** Opening Materials provided block **
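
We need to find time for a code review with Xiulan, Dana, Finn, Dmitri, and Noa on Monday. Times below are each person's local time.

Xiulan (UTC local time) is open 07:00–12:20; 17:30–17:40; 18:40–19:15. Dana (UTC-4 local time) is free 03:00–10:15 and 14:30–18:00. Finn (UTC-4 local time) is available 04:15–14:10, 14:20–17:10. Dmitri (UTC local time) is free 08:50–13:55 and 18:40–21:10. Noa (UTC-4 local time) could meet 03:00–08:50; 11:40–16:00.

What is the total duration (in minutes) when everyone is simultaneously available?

Xiulan in UTC: 07:00-12:20, 17:30-17:40, 18:40-19:15.
Dana in UTC: 07:00-14:15, 18:30-22:00 (add 4h to convert from UTC-4).
Finn in UTC: 08:15-18:10, 18:20-21:10 (add 4h to convert from UTC-4).
Dmitri in UTC: 08:50-13:55, 18:40-21:10.
Noa in UTC: 07:00-12:50, 15:40-20:00 (add 4h to convert from UTC-4).
Xiulan ∩ Dana: 07:00-12:20, 18:40-19:15.
Xiulan ∩ Dana ∩ Finn: 08:15-12:20, 18:40-19:15.
Xiulan ∩ Dana ∩ Finn ∩ Dmitri: 08:50-12:20, 18:40-19:15.
Xiulan ∩ Dana ∩ Finn ∩ Dmitri ∩ Noa: 08:50-12:20, 18:40-19:15.
Summing the common windows: 210 + 35 = 245 minutes.

245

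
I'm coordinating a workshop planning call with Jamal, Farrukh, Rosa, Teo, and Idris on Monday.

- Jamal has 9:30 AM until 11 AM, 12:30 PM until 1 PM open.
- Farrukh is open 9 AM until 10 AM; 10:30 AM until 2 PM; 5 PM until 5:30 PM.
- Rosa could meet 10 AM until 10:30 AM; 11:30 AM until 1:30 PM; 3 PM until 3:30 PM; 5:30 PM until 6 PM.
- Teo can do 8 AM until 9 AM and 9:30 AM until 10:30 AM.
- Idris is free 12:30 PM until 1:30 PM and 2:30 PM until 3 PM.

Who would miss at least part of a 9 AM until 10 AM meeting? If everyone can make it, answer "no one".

Idris, Jamal, Rosa, Teo

Jamal: not fully free for 09:00-10:00. Farrukh: free for 09:00-10:00. Rosa: not fully free for 09:00-10:00. Teo: not fully free for 09:00-10:00. Idris: not fully free for 09:00-10:00.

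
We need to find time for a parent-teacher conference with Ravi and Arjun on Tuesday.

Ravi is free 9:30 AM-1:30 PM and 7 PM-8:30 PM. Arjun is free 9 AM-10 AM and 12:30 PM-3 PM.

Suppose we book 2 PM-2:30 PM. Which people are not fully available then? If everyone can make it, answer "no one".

Ravi: not fully free for 14:00-14:30. Arjun: free for 14:00-14:30.

Ravi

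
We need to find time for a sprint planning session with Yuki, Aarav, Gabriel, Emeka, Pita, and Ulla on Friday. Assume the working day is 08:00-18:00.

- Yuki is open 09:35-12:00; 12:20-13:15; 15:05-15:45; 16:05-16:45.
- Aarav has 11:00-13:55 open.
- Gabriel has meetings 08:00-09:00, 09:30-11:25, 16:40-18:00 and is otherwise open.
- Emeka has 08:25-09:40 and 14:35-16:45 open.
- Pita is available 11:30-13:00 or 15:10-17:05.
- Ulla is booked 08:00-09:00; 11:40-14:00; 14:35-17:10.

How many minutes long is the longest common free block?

0

Yuki free: 09:35-12:00, 12:20-13:15, 15:05-15:45, 16:05-16:45.
Aarav free: 11:00-13:55.
Gabriel free: 09:00-09:30, 11:25-16:40 (invert busy blocks within the working day).
Emeka free: 08:25-09:40, 14:35-16:45.
Pita free: 11:30-13:00, 15:10-17:05.
Ulla free: 09:00-11:40, 14:00-14:35, 17:10-18:00 (invert busy blocks within the working day).
Yuki ∩ Aarav: 11:00-12:00, 12:20-13:15.
Yuki ∩ Aarav ∩ Gabriel: 11:25-12:00, 12:20-13:15.
Yuki ∩ Aarav ∩ Gabriel ∩ Emeka: ∅.
Yuki ∩ Aarav ∩ Gabriel ∩ Emeka ∩ Pita: ∅.
Yuki ∩ Aarav ∩ Gabriel ∩ Emeka ∩ Pita ∩ Ulla: ∅.
There is no time when everyone is free.
No common window exists, so the longest block is 0 minutes.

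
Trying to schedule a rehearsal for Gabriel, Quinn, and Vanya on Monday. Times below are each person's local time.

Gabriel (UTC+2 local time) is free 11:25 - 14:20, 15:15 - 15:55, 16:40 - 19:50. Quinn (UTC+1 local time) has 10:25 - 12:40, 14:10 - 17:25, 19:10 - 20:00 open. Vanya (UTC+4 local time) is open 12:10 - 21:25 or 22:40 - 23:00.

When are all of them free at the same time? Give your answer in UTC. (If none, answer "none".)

Gabriel in UTC: 09:25-12:20, 13:15-13:55, 14:40-17:50 (subtract 2h to convert from UTC+2).
Quinn in UTC: 09:25-11:40, 13:10-16:25, 18:10-19:00 (subtract 1h to convert from UTC+1).
Vanya in UTC: 08:10-17:25, 18:40-19:00 (subtract 4h to convert from UTC+4).
Gabriel ∩ Quinn: 09:25-11:40, 13:15-13:55, 14:40-16:25.
Gabriel ∩ Quinn ∩ Vanya: 09:25-11:40, 13:15-13:55, 14:40-16:25.

09:25-11:40, 13:15-13:55, 14:40-16:25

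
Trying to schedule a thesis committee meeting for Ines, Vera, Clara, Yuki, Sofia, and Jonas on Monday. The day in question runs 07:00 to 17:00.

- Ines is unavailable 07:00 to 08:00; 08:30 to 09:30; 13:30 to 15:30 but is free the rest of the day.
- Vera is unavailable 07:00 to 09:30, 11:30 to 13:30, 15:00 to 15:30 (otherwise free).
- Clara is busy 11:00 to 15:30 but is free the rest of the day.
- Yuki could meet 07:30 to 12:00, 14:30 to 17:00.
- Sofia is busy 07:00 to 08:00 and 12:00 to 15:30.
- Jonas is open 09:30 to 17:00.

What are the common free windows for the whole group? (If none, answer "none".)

Ines free: 08:00-08:30, 09:30-13:30, 15:30-17:00 (invert busy blocks within the working day).
Vera free: 09:30-11:30, 13:30-15:00, 15:30-17:00 (invert busy blocks within the working day).
Clara free: 07:00-11:00, 15:30-17:00 (invert busy blocks within the working day).
Yuki free: 07:30-12:00, 14:30-17:00.
Sofia free: 08:00-12:00, 15:30-17:00 (invert busy blocks within the working day).
Jonas free: 09:30-17:00.
Ines ∩ Vera: 09:30-11:30, 15:30-17:00.
Ines ∩ Vera ∩ Clara: 09:30-11:00, 15:30-17:00.
Ines ∩ Vera ∩ Clara ∩ Yuki: 09:30-11:00, 15:30-17:00.
Ines ∩ Vera ∩ Clara ∩ Yuki ∩ Sofia: 09:30-11:00, 15:30-17:00.
Ines ∩ Vera ∩ Clara ∩ Yuki ∩ Sofia ∩ Jonas: 09:30-11:00, 15:30-17:00.

09:30-11:00, 15:30-17:00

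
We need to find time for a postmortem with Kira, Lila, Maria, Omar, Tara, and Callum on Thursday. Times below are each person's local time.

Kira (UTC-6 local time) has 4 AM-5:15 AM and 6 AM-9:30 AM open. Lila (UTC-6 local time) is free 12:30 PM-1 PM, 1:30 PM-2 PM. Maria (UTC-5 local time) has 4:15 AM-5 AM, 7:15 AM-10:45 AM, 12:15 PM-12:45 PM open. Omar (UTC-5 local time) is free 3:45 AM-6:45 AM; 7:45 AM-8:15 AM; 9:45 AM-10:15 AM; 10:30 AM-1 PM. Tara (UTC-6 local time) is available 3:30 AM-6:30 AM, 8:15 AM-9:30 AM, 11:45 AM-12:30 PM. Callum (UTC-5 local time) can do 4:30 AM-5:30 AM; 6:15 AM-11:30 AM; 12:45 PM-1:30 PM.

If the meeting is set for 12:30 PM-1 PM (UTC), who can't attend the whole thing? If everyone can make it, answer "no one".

Kira in UTC: 10:00-11:15, 12:00-15:30 (add 6h to convert from UTC-6).
Lila in UTC: 18:30-19:00, 19:30-20:00 (add 6h to convert from UTC-6).
Maria in UTC: 09:15-10:00, 12:15-15:45, 17:15-17:45 (add 5h to convert from UTC-5).
Omar in UTC: 08:45-11:45, 12:45-13:15, 14:45-15:15, 15:30-18:00 (add 5h to convert from UTC-5).
Tara in UTC: 09:30-12:30, 14:15-15:30, 17:45-18:30 (add 6h to convert from UTC-6).
Callum in UTC: 09:30-10:30, 11:15-16:30, 17:45-18:30 (add 5h to convert from UTC-5).
Kira: free for 12:30-13:00. Lila: not fully free for 12:30-13:00. Maria: free for 12:30-13:00. Omar: not fully free for 12:30-13:00. Tara: not fully free for 12:30-13:00. Callum: free for 12:30-13:00.

Lila, Omar, Tara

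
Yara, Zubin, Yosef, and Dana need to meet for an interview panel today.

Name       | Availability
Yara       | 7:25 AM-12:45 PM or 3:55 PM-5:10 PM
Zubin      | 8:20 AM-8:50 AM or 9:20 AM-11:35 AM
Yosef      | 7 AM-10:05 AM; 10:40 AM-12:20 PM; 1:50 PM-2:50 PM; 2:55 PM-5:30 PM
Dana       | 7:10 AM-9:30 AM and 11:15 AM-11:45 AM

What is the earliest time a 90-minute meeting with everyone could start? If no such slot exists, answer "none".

Yara ∩ Zubin: 08:20-08:50, 09:20-11:35.
Yara ∩ Zubin ∩ Yosef: 08:20-08:50, 09:20-10:05, 10:40-11:35.
Yara ∩ Zubin ∩ Yosef ∩ Dana: 08:20-08:50, 09:20-09:30, 11:15-11:35.
Those are the intersection windows.
No common window is at least 90 minutes long.

none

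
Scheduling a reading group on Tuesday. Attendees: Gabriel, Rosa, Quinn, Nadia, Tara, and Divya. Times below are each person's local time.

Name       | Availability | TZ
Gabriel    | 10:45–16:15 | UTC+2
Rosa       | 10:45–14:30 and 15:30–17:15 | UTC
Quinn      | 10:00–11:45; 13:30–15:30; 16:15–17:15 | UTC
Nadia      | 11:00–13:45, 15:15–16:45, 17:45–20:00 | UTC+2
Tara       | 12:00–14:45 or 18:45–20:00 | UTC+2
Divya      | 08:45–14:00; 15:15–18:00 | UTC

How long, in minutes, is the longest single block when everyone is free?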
** Closing Materials provided block **
Go to the line with "- Clara is busy" in the entries above and repeat every line from there through the line with "We need to find time for a postmortem", exactly and with no other text.

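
- Clara is busy 11:00 to 15:30 but is free the rest of the day.
- Yuki could meet 07:30 to 12:00, 14:30 to 17:00.
- Sofia is busy 07:00 to 08:00 and 12:00 to 15:30.
- Jonas is open 09:30 to 17:00.

What are the common free windows for the whole group? (If none, answer "none".)

Ines free: 08:00-08:30, 09:30-13:30, 15:30-17:00 (invert busy blocks within the working day).
Vera free: 09:30-11:30, 13:30-15:00, 15:30-17:00 (invert busy blocks within the working day).
Clara free: 07:00-11:00, 15:30-17:00 (invert busy blocks within the working day).
Yuki free: 07:30-12:00, 14:30-17:00.
Sofia free: 08:00-12:00, 15:30-17:00 (invert busy blocks within the working day).
Jonas free: 09:30-17:00.
Ines ∩ Vera: 09:30-11:30, 15:30-17:00.
Ines ∩ Vera ∩ Clara: 09:30-11:00, 15:30-17:00.
Ines ∩ Vera ∩ Clara ∩ Yuki: 09:30-11:00, 15:30-17:00.
Ines ∩ Vera ∩ Clara ∩ Yuki ∩ Sofia: 09:30-11:00, 15:30-17:00.
Ines ∩ Vera ∩ Clara ∩ Yuki ∩ Sofia ∩ Jonas: 09:30-11:00, 15:30-17:00.

09:30-11:00, 15:30-17:00

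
We need to find time for a postmortem with Kira, Lila, Maria, Omar, Tara, and Callum on Thursday. Times below are each person's local time.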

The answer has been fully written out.